##### Stored data #####
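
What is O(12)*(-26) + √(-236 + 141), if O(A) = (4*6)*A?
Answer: -7488 + I*√95 ≈ -7488.0 + 9.7468*I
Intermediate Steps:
O(A) = 24*A
O(12)*(-26) + √(-236 + 141) = (24*12)*(-26) + √(-236 + 141) = 288*(-26) + √(-95) = -7488 + I*√95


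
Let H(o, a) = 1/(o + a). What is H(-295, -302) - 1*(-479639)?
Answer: 286344482/597 ≈ 4.7964e+5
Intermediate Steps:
H(o, a) = 1/(a + o)
H(-295, -302) - 1*(-479639) = 1/(-302 - 295) - 1*(-479639) = 1/(-597) + 479639 = -1/597 + 479639 = 286344482/597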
#####
How many lines of these entries contain the string "What"? Reply with the number alone.

2